• [YOUR INSTRUCTIONS]:
Of the entries below, restate word for word only the section that runs from the line with "T1: A=(8,8) B=(6,4)" to the line with "T4: A=(15,16) B=(10,16)", counting both ends.

• [DATA RECORDS]:
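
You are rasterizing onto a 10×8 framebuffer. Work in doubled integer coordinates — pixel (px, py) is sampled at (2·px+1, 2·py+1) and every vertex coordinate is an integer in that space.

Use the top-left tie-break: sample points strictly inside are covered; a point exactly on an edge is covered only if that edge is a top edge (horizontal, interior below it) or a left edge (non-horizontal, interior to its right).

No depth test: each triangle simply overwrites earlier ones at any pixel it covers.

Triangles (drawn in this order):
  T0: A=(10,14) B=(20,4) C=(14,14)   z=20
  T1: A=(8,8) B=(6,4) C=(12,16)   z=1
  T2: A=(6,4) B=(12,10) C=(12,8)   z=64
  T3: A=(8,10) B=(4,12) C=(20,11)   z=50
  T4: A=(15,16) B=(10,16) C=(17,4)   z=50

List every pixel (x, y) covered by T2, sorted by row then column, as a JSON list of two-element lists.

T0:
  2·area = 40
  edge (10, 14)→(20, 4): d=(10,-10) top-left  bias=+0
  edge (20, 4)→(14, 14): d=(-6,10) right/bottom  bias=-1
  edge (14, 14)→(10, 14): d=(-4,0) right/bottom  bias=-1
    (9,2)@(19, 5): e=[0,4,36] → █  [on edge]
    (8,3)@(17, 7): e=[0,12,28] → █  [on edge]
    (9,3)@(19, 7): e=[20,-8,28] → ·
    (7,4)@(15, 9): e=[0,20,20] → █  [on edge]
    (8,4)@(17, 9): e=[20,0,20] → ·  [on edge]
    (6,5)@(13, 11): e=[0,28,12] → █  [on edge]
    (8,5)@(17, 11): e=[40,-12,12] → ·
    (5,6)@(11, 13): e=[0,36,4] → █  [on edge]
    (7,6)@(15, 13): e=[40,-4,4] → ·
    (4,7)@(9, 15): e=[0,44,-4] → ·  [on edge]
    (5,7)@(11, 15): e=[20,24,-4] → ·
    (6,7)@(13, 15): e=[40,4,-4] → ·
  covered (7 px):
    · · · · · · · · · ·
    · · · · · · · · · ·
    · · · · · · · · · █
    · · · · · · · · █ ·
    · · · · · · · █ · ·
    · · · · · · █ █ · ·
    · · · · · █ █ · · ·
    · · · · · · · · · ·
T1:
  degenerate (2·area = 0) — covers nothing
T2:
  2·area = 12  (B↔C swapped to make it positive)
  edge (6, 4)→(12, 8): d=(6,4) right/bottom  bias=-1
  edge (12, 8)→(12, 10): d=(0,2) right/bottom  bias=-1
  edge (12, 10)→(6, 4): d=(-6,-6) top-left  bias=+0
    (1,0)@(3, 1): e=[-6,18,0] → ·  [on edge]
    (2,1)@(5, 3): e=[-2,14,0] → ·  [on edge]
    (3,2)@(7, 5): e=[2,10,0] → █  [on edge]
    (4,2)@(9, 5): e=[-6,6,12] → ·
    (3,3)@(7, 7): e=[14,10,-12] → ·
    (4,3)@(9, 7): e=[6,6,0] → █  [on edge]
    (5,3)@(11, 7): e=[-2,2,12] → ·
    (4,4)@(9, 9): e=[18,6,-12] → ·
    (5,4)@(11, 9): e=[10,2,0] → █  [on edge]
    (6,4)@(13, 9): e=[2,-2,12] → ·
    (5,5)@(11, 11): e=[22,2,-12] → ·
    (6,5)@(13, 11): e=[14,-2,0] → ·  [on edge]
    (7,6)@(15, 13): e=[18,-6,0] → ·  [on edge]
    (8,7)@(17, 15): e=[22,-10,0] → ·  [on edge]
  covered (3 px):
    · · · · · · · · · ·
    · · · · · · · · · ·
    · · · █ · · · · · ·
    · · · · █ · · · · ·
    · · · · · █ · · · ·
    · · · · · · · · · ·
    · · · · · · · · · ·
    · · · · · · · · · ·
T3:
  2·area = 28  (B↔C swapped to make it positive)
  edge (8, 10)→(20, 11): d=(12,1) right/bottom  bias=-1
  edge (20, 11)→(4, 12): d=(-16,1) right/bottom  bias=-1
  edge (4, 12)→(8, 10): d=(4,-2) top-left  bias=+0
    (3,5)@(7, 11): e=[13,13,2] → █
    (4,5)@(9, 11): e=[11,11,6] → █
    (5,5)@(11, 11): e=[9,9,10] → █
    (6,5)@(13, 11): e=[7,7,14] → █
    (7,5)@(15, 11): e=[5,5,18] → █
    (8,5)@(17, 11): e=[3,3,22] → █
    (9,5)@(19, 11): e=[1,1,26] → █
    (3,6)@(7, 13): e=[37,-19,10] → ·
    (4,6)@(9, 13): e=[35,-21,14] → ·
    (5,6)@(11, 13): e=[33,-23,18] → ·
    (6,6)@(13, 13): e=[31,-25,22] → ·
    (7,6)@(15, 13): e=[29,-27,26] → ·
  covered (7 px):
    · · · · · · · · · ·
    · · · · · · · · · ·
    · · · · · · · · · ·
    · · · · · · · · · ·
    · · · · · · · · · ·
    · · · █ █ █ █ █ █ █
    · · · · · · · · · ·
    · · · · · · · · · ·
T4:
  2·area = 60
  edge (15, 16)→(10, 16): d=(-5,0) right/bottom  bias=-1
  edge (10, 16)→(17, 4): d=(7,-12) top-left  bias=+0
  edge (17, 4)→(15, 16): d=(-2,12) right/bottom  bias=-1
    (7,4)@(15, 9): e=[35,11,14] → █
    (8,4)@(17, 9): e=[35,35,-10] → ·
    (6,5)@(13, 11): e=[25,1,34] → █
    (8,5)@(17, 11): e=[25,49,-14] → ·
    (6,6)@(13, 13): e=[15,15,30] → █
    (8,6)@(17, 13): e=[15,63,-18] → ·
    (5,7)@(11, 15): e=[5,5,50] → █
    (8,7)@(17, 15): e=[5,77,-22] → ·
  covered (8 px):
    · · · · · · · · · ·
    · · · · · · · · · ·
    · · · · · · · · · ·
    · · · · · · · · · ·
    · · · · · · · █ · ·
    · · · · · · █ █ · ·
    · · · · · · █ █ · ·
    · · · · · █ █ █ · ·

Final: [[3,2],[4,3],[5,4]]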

--

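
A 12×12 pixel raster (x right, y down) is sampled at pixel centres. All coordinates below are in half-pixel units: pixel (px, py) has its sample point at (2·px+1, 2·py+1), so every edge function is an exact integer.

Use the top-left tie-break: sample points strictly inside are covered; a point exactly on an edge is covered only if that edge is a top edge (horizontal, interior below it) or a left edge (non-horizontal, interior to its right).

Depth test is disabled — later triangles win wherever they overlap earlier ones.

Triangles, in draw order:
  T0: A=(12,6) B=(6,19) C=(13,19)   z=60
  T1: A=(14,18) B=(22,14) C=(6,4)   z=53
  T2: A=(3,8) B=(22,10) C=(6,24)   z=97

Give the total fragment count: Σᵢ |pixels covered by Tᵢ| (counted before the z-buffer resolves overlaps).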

• [RESPONSE FOR THIS EXERCISE]:
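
  T1: A=(8,8) B=(6,4) C=(12,16)   z=1
  T2: A=(6,4) B=(12,10) C=(12,8)   z=64
  T3: A=(8,10) B=(4,12) C=(20,11)   z=50
  T4: A=(15,16) B=(10,16) C=(17,4)   z=50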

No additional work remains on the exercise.